#### What the task asks
Your output should be the lines from the one with "kg/m³ | 1.9 $/lb |" through the end of the entries below, set down word for word and nothing else.

#### Data for review

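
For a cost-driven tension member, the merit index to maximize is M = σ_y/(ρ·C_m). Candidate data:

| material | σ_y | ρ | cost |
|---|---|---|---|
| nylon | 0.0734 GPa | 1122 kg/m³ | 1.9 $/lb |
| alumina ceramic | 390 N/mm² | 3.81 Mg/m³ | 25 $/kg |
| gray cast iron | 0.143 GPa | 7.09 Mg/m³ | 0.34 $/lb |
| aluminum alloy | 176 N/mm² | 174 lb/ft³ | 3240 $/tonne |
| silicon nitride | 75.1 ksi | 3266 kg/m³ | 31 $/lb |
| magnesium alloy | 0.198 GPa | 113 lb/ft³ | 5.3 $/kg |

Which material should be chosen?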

#### Answer box
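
| nylon | 0.0734 GPa | 1122 kg/m³ | 1.9 $/lb |
| alumina ceramic | 390 N/mm² | 3.81 Mg/m³ | 25 $/kg |
| gray cast iron | 0.143 GPa | 7.09 Mg/m³ | 0.34 $/lb |
| aluminum alloy | 176 N/mm² | 174 lb/ft³ | 3240 $/tonne |
| silicon nitride | 75.1 ksi | 3266 kg/m³ | 31 $/lb |
| magnesium alloy | 0.198 GPa | 113 lb/ft³ | 5.3 $/kg |

Which material should be chosen?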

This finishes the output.